Please give back word for word the lines below, from the first one through the one with "event 1: t=5: INC q by 14".

=== Task input ===

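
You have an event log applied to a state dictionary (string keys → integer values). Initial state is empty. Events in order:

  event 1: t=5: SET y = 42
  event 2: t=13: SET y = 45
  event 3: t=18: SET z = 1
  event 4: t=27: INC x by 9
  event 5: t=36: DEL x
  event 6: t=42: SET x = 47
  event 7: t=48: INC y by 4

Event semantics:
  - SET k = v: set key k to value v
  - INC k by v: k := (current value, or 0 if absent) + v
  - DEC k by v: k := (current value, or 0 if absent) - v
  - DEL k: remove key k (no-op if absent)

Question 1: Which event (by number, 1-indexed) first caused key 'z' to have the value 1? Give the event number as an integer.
Looking for first event where z becomes 1:
  event 3: z (absent) -> 1  <-- first match

Answer: 3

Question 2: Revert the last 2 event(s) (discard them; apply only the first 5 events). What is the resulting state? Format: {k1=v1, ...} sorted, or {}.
Answer: {y=45, z=1}

Derivation:
Keep first 5 events (discard last 2):
  after event 1 (t=5: SET y = 42): {y=42}
  after event 2 (t=13: SET y = 45): {y=45}
  after event 3 (t=18: SET z = 1): {y=45, z=1}
  after event 4 (t=27: INC x by 9): {x=9, y=45, z=1}
  after event 5 (t=36: DEL x): {y=45, z=1}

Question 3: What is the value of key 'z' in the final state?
Answer: 1

Derivation:
Track key 'z' through all 7 events:
  event 1 (t=5: SET y = 42): z unchanged
  event 2 (t=13: SET y = 45): z unchanged
  event 3 (t=18: SET z = 1): z (absent) -> 1
  event 4 (t=27: INC x by 9): z unchanged
  event 5 (t=36: DEL x): z unchanged
  event 6 (t=42: SET x = 47): z unchanged
  event 7 (t=48: INC y by 4): z unchanged
Final: z = 1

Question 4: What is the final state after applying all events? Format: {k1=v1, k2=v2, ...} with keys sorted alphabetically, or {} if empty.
Answer: {x=47, y=49, z=1}

Derivation:
  after event 1 (t=5: SET y = 42): {y=42}
  after event 2 (t=13: SET y = 45): {y=45}
  after event 3 (t=18: SET z = 1): {y=45, z=1}
  after event 4 (t=27: INC x by 9): {x=9, y=45, z=1}
  after event 5 (t=36: DEL x): {y=45, z=1}
  after event 6 (t=42: SET x = 47): {x=47, y=45, z=1}
  after event 7 (t=48: INC y by 4): {x=47, y=49, z=1}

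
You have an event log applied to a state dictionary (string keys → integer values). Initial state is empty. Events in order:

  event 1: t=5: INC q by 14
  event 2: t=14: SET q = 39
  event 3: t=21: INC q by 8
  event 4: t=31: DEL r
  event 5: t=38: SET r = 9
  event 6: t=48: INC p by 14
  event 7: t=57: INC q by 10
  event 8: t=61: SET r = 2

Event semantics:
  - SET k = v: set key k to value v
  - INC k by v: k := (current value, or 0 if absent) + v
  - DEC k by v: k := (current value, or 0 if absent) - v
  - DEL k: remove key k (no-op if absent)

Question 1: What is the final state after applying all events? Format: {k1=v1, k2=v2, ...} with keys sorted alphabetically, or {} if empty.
Answer: {p=14, q=57, r=2}

Derivation:
  after event 1 (t=5: INC q by 14): {q=14}
  after event 2 (t=14: SET q = 39): {q=39}
  after event 3 (t=21: INC q by 8): {q=47}
  after event 4 (t=31: DEL r): {q=47}
  after event 5 (t=38: SET r = 9): {q=47, r=9}
  after event 6 (t=48: INC p by 14): {p=14, q=47, r=9}
  after event 7 (t=57: INC q by 10): {p=14, q=57, r=9}
  after event 8 (t=61: SET r = 2): {p=14, q=57, r=2}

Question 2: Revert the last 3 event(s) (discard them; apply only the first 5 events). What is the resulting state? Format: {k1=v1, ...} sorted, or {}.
Answer: {q=47, r=9}

Derivation:
Keep first 5 events (discard last 3):
  after event 1 (t=5: INC q by 14): {q=14}
  after event 2 (t=14: SET q = 39): {q=39}
  after event 3 (t=21: INC q by 8): {q=47}
  after event 4 (t=31: DEL r): {q=47}
  after event 5 (t=38: SET r = 9): {q=47, r=9}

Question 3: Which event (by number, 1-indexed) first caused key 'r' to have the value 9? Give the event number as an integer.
Answer: 5

Derivation:
Looking for first event where r becomes 9:
  event 5: r (absent) -> 9  <-- first match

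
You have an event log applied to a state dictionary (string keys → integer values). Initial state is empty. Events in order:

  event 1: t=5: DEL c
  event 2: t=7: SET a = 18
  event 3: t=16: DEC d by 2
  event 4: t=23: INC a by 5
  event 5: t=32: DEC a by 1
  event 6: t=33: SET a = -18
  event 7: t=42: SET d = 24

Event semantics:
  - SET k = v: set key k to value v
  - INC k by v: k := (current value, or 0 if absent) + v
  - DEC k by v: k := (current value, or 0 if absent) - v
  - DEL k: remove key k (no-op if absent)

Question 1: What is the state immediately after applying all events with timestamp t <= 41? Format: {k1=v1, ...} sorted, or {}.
Answer: {a=-18, d=-2}

Derivation:
Apply events with t <= 41 (6 events):
  after event 1 (t=5: DEL c): {}
  after event 2 (t=7: SET a = 18): {a=18}
  after event 3 (t=16: DEC d by 2): {a=18, d=-2}
  after event 4 (t=23: INC a by 5): {a=23, d=-2}
  after event 5 (t=32: DEC a by 1): {a=22, d=-2}
  after event 6 (t=33: SET a = -18): {a=-18, d=-2}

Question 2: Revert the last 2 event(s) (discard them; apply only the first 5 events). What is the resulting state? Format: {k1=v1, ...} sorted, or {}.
Answer: {a=22, d=-2}

Derivation:
Keep first 5 events (discard last 2):
  after event 1 (t=5: DEL c): {}
  after event 2 (t=7: SET a = 18): {a=18}
  after event 3 (t=16: DEC d by 2): {a=18, d=-2}
  after event 4 (t=23: INC a by 5): {a=23, d=-2}
  after event 5 (t=32: DEC a by 1): {a=22, d=-2}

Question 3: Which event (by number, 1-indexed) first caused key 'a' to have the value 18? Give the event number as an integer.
Answer: 2

Derivation:
Looking for first event where a becomes 18:
  event 2: a (absent) -> 18  <-- first match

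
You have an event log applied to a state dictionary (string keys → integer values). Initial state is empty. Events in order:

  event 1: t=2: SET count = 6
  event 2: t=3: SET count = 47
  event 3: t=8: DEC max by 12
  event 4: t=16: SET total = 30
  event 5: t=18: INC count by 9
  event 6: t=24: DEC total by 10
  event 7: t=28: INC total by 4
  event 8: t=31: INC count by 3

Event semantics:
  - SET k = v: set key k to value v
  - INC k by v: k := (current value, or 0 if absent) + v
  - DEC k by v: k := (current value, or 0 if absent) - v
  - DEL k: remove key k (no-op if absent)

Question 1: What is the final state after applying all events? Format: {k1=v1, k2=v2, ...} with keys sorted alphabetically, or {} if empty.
  after event 1 (t=2: SET count = 6): {count=6}
  after event 2 (t=3: SET count = 47): {count=47}
  after event 3 (t=8: DEC max by 12): {count=47, max=-12}
  after event 4 (t=16: SET total = 30): {count=47, max=-12, total=30}
  after event 5 (t=18: INC count by 9): {count=56, max=-12, total=30}
  after event 6 (t=24: DEC total by 10): {count=56, max=-12, total=20}
  after event 7 (t=28: INC total by 4): {count=56, max=-12, total=24}
  after event 8 (t=31: INC count by 3): {count=59, max=-12, total=24}

Answer: {count=59, max=-12, total=24}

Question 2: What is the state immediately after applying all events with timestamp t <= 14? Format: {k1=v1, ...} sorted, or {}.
Answer: {count=47, max=-12}

Derivation:
Apply events with t <= 14 (3 events):
  after event 1 (t=2: SET count = 6): {count=6}
  after event 2 (t=3: SET count = 47): {count=47}
  after event 3 (t=8: DEC max by 12): {count=47, max=-12}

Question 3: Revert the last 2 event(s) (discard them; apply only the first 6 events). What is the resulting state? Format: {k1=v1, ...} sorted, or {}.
Keep first 6 events (discard last 2):
  after event 1 (t=2: SET count = 6): {count=6}
  after event 2 (t=3: SET count = 47): {count=47}
  after event 3 (t=8: DEC max by 12): {count=47, max=-12}
  after event 4 (t=16: SET total = 30): {count=47, max=-12, total=30}
  after event 5 (t=18: INC count by 9): {count=56, max=-12, total=30}
  after event 6 (t=24: DEC total by 10): {count=56, max=-12, total=20}

Answer: {count=56, max=-12, total=20}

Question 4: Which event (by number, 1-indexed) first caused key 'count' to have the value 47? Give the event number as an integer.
Looking for first event where count becomes 47:
  event 1: count = 6
  event 2: count 6 -> 47  <-- first match

Answer: 2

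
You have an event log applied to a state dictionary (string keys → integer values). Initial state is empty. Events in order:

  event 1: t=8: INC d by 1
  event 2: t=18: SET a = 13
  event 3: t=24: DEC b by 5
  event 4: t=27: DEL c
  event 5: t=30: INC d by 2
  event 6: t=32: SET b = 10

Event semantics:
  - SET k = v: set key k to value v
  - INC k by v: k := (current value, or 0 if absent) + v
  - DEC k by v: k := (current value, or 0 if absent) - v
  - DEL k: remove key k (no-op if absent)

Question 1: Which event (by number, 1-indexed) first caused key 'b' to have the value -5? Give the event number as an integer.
Answer: 3

Derivation:
Looking for first event where b becomes -5:
  event 3: b (absent) -> -5  <-- first match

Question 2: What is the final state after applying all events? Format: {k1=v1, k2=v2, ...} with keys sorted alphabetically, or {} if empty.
  after event 1 (t=8: INC d by 1): {d=1}
  after event 2 (t=18: SET a = 13): {a=13, d=1}
  after event 3 (t=24: DEC b by 5): {a=13, b=-5, d=1}
  after event 4 (t=27: DEL c): {a=13, b=-5, d=1}
  after event 5 (t=30: INC d by 2): {a=13, b=-5, d=3}
  after event 6 (t=32: SET b = 10): {a=13, b=10, d=3}

Answer: {a=13, b=10, d=3}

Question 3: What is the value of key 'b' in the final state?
Answer: 10

Derivation:
Track key 'b' through all 6 events:
  event 1 (t=8: INC d by 1): b unchanged
  event 2 (t=18: SET a = 13): b unchanged
  event 3 (t=24: DEC b by 5): b (absent) -> -5
  event 4 (t=27: DEL c): b unchanged
  event 5 (t=30: INC d by 2): b unchanged
  event 6 (t=32: SET b = 10): b -5 -> 10
Final: b = 10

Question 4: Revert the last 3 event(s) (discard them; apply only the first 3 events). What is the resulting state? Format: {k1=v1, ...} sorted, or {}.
Keep first 3 events (discard last 3):
  after event 1 (t=8: INC d by 1): {d=1}
  after event 2 (t=18: SET a = 13): {a=13, d=1}
  after event 3 (t=24: DEC b by 5): {a=13, b=-5, d=1}

Answer: {a=13, b=-5, d=1}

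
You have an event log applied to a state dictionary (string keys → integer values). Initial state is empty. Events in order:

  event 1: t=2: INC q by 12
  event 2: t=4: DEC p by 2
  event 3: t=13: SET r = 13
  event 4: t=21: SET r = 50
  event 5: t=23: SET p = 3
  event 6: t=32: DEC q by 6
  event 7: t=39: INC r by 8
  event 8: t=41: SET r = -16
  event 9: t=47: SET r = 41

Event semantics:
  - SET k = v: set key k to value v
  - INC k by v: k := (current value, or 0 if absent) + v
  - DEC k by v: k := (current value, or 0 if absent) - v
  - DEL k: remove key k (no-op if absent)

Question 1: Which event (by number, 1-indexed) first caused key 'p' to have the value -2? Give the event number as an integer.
Answer: 2

Derivation:
Looking for first event where p becomes -2:
  event 2: p (absent) -> -2  <-- first match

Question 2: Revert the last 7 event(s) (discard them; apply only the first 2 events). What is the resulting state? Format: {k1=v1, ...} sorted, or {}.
Answer: {p=-2, q=12}

Derivation:
Keep first 2 events (discard last 7):
  after event 1 (t=2: INC q by 12): {q=12}
  after event 2 (t=4: DEC p by 2): {p=-2, q=12}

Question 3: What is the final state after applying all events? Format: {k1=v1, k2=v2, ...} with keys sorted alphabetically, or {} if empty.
Answer: {p=3, q=6, r=41}

Derivation:
  after event 1 (t=2: INC q by 12): {q=12}
  after event 2 (t=4: DEC p by 2): {p=-2, q=12}
  after event 3 (t=13: SET r = 13): {p=-2, q=12, r=13}
  after event 4 (t=21: SET r = 50): {p=-2, q=12, r=50}
  after event 5 (t=23: SET p = 3): {p=3, q=12, r=50}
  after event 6 (t=32: DEC q by 6): {p=3, q=6, r=50}
  after event 7 (t=39: INC r by 8): {p=3, q=6, r=58}
  after event 8 (t=41: SET r = -16): {p=3, q=6, r=-16}
  after event 9 (t=47: SET r = 41): {p=3, q=6, r=41}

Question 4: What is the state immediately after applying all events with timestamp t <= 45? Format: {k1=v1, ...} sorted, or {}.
Answer: {p=3, q=6, r=-16}

Derivation:
Apply events with t <= 45 (8 events):
  after event 1 (t=2: INC q by 12): {q=12}
  after event 2 (t=4: DEC p by 2): {p=-2, q=12}
  after event 3 (t=13: SET r = 13): {p=-2, q=12, r=13}
  after event 4 (t=21: SET r = 50): {p=-2, q=12, r=50}
  after event 5 (t=23: SET p = 3): {p=3, q=12, r=50}
  after event 6 (t=32: DEC q by 6): {p=3, q=6, r=50}
  after event 7 (t=39: INC r by 8): {p=3, q=6, r=58}
  after event 8 (t=41: SET r = -16): {p=3, q=6, r=-16}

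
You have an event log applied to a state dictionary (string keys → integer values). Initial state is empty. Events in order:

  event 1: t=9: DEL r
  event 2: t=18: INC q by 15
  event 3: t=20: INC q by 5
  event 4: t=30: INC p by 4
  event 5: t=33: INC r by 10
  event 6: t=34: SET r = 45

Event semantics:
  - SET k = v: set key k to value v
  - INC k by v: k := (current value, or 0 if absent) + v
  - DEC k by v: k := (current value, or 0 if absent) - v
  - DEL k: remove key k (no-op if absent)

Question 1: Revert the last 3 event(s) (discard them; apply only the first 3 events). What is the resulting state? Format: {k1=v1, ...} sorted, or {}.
Answer: {q=20}

Derivation:
Keep first 3 events (discard last 3):
  after event 1 (t=9: DEL r): {}
  after event 2 (t=18: INC q by 15): {q=15}
  after event 3 (t=20: INC q by 5): {q=20}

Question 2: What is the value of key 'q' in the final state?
Track key 'q' through all 6 events:
  event 1 (t=9: DEL r): q unchanged
  event 2 (t=18: INC q by 15): q (absent) -> 15
  event 3 (t=20: INC q by 5): q 15 -> 20
  event 4 (t=30: INC p by 4): q unchanged
  event 5 (t=33: INC r by 10): q unchanged
  event 6 (t=34: SET r = 45): q unchanged
Final: q = 20

Answer: 20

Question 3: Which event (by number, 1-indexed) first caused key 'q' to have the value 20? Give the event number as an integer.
Looking for first event where q becomes 20:
  event 2: q = 15
  event 3: q 15 -> 20  <-- first match

Answer: 3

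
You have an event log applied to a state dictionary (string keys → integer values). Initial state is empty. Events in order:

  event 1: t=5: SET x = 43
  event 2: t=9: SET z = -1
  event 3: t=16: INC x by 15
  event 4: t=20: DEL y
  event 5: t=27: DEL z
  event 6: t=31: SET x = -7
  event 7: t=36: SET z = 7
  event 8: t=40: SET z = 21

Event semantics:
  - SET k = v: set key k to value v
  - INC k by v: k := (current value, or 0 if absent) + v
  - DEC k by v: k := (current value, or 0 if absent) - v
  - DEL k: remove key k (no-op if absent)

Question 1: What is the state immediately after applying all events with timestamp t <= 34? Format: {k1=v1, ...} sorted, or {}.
Apply events with t <= 34 (6 events):
  after event 1 (t=5: SET x = 43): {x=43}
  after event 2 (t=9: SET z = -1): {x=43, z=-1}
  after event 3 (t=16: INC x by 15): {x=58, z=-1}
  after event 4 (t=20: DEL y): {x=58, z=-1}
  after event 5 (t=27: DEL z): {x=58}
  after event 6 (t=31: SET x = -7): {x=-7}

Answer: {x=-7}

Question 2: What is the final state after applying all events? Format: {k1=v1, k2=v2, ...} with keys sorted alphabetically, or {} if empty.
  after event 1 (t=5: SET x = 43): {x=43}
  after event 2 (t=9: SET z = -1): {x=43, z=-1}
  after event 3 (t=16: INC x by 15): {x=58, z=-1}
  after event 4 (t=20: DEL y): {x=58, z=-1}
  after event 5 (t=27: DEL z): {x=58}
  after event 6 (t=31: SET x = -7): {x=-7}
  after event 7 (t=36: SET z = 7): {x=-7, z=7}
  after event 8 (t=40: SET z = 21): {x=-7, z=21}

Answer: {x=-7, z=21}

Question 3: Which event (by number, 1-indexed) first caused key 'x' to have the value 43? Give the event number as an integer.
Looking for first event where x becomes 43:
  event 1: x (absent) -> 43  <-- first match

Answer: 1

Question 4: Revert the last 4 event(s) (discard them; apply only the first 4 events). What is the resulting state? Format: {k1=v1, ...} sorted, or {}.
Keep first 4 events (discard last 4):
  after event 1 (t=5: SET x = 43): {x=43}
  after event 2 (t=9: SET z = -1): {x=43, z=-1}
  after event 3 (t=16: INC x by 15): {x=58, z=-1}
  after event 4 (t=20: DEL y): {x=58, z=-1}

Answer: {x=58, z=-1}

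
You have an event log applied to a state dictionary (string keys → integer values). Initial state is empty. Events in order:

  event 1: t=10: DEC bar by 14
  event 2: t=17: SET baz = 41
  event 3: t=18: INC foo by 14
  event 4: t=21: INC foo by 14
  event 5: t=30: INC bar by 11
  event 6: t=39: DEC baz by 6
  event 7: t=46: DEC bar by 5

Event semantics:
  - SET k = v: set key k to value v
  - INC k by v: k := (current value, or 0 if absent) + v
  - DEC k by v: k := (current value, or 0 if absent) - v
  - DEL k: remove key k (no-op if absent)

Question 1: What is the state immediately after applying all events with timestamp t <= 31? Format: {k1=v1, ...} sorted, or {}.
Answer: {bar=-3, baz=41, foo=28}

Derivation:
Apply events with t <= 31 (5 events):
  after event 1 (t=10: DEC bar by 14): {bar=-14}
  after event 2 (t=17: SET baz = 41): {bar=-14, baz=41}
  after event 3 (t=18: INC foo by 14): {bar=-14, baz=41, foo=14}
  after event 4 (t=21: INC foo by 14): {bar=-14, baz=41, foo=28}
  after event 5 (t=30: INC bar by 11): {bar=-3, baz=41, foo=28}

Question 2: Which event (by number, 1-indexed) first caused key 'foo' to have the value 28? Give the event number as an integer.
Answer: 4

Derivation:
Looking for first event where foo becomes 28:
  event 3: foo = 14
  event 4: foo 14 -> 28  <-- first match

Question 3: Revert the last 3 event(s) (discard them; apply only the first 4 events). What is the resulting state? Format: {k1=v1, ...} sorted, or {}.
Keep first 4 events (discard last 3):
  after event 1 (t=10: DEC bar by 14): {bar=-14}
  after event 2 (t=17: SET baz = 41): {bar=-14, baz=41}
  after event 3 (t=18: INC foo by 14): {bar=-14, baz=41, foo=14}
  after event 4 (t=21: INC foo by 14): {bar=-14, baz=41, foo=28}

Answer: {bar=-14, baz=41, foo=28}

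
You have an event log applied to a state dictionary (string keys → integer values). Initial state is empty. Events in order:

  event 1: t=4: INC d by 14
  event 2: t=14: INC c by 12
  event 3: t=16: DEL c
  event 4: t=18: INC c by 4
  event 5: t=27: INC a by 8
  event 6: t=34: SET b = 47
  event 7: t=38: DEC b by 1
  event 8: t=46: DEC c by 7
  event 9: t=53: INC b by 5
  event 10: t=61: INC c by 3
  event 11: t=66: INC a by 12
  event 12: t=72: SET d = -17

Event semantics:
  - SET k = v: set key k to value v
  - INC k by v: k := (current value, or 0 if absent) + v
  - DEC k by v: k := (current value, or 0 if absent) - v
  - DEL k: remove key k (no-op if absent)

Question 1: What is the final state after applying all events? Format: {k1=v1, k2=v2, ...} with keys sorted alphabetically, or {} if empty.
Answer: {a=20, b=51, c=0, d=-17}

Derivation:
  after event 1 (t=4: INC d by 14): {d=14}
  after event 2 (t=14: INC c by 12): {c=12, d=14}
  after event 3 (t=16: DEL c): {d=14}
  after event 4 (t=18: INC c by 4): {c=4, d=14}
  after event 5 (t=27: INC a by 8): {a=8, c=4, d=14}
  after event 6 (t=34: SET b = 47): {a=8, b=47, c=4, d=14}
  after event 7 (t=38: DEC b by 1): {a=8, b=46, c=4, d=14}
  after event 8 (t=46: DEC c by 7): {a=8, b=46, c=-3, d=14}
  after event 9 (t=53: INC b by 5): {a=8, b=51, c=-3, d=14}
  after event 10 (t=61: INC c by 3): {a=8, b=51, c=0, d=14}
  after event 11 (t=66: INC a by 12): {a=20, b=51, c=0, d=14}
  after event 12 (t=72: SET d = -17): {a=20, b=51, c=0, d=-17}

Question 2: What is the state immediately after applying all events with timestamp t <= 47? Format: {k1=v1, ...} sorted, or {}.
Apply events with t <= 47 (8 events):
  after event 1 (t=4: INC d by 14): {d=14}
  after event 2 (t=14: INC c by 12): {c=12, d=14}
  after event 3 (t=16: DEL c): {d=14}
  after event 4 (t=18: INC c by 4): {c=4, d=14}
  after event 5 (t=27: INC a by 8): {a=8, c=4, d=14}
  after event 6 (t=34: SET b = 47): {a=8, b=47, c=4, d=14}
  after event 7 (t=38: DEC b by 1): {a=8, b=46, c=4, d=14}
  after event 8 (t=46: DEC c by 7): {a=8, b=46, c=-3, d=14}

Answer: {a=8, b=46, c=-3, d=14}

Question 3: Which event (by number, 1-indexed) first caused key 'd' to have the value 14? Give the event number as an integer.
Answer: 1

Derivation:
Looking for first event where d becomes 14:
  event 1: d (absent) -> 14  <-- first match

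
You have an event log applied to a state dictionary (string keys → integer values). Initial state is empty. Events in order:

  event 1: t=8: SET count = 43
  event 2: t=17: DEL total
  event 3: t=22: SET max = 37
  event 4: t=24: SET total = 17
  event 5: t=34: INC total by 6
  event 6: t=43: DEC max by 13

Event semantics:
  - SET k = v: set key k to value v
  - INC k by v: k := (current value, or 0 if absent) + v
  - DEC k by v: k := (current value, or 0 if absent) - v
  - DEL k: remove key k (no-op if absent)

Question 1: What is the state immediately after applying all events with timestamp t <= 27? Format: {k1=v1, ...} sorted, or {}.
Apply events with t <= 27 (4 events):
  after event 1 (t=8: SET count = 43): {count=43}
  after event 2 (t=17: DEL total): {count=43}
  after event 3 (t=22: SET max = 37): {count=43, max=37}
  after event 4 (t=24: SET total = 17): {count=43, max=37, total=17}

Answer: {count=43, max=37, total=17}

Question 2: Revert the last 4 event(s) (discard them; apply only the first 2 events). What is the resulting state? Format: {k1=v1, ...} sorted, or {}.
Answer: {count=43}

Derivation:
Keep first 2 events (discard last 4):
  after event 1 (t=8: SET count = 43): {count=43}
  after event 2 (t=17: DEL total): {count=43}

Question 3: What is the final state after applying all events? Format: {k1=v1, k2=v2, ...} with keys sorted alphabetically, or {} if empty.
  after event 1 (t=8: SET count = 43): {count=43}
  after event 2 (t=17: DEL total): {count=43}
  after event 3 (t=22: SET max = 37): {count=43, max=37}
  after event 4 (t=24: SET total = 17): {count=43, max=37, total=17}
  after event 5 (t=34: INC total by 6): {count=43, max=37, total=23}
  after event 6 (t=43: DEC max by 13): {count=43, max=24, total=23}

Answer: {count=43, max=24, total=23}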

===

Exercise result:
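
You have an event log applied to a state dictionary (string keys → integer values). Initial state is empty. Events in order:

  event 1: t=5: SET y = 42
  event 2: t=13: SET y = 45
  event 3: t=18: SET z = 1
  event 4: t=27: INC x by 9
  event 5: t=36: DEL x
  event 6: t=42: SET x = 47
  event 7: t=48: INC y by 4

Event semantics:
  - SET k = v: set key k to value v
  - INC k by v: k := (current value, or 0 if absent) + v
  - DEC k by v: k := (current value, or 0 if absent) - v
  - DEL k: remove key k (no-op if absent)

Question 1: Which event (by number, 1-indexed) first caused key 'z' to have the value 1? Give the event number as an integer.
Looking for first event where z becomes 1:
  event 3: z (absent) -> 1  <-- first match

Answer: 3

Question 2: Revert the last 2 event(s) (discard them; apply only the first 5 events). What is the resulting state? Format: {k1=v1, ...} sorted, or {}.
Answer: {y=45, z=1}

Derivation:
Keep first 5 events (discard last 2):
  after event 1 (t=5: SET y = 42): {y=42}
  after event 2 (t=13: SET y = 45): {y=45}
  after event 3 (t=18: SET z = 1): {y=45, z=1}
  after event 4 (t=27: INC x by 9): {x=9, y=45, z=1}
  after event 5 (t=36: DEL x): {y=45, z=1}

Question 3: What is the value of key 'z' in the final state?
Answer: 1

Derivation:
Track key 'z' through all 7 events:
  event 1 (t=5: SET y = 42): z unchanged
  event 2 (t=13: SET y = 45): z unchanged
  event 3 (t=18: SET z = 1): z (absent) -> 1
  event 4 (t=27: INC x by 9): z unchanged
  event 5 (t=36: DEL x): z unchanged
  event 6 (t=42: SET x = 47): z unchanged
  event 7 (t=48: INC y by 4): z unchanged
Final: z = 1

Question 4: What is the final state after applying all events? Format: {k1=v1, k2=v2, ...} with keys sorted alphabetically, or {} if empty.
Answer: {x=47, y=49, z=1}

Derivation:
  after event 1 (t=5: SET y = 42): {y=42}
  after event 2 (t=13: SET y = 45): {y=45}
  after event 3 (t=18: SET z = 1): {y=45, z=1}
  after event 4 (t=27: INC x by 9): {x=9, y=45, z=1}
  after event 5 (t=36: DEL x): {y=45, z=1}
  after event 6 (t=42: SET x = 47): {x=47, y=45, z=1}
  after event 7 (t=48: INC y by 4): {x=47, y=49, z=1}

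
You have an event log applied to a state dictionary (string keys → integer values). Initial state is empty. Events in order:

  event 1: t=5: INC q by 14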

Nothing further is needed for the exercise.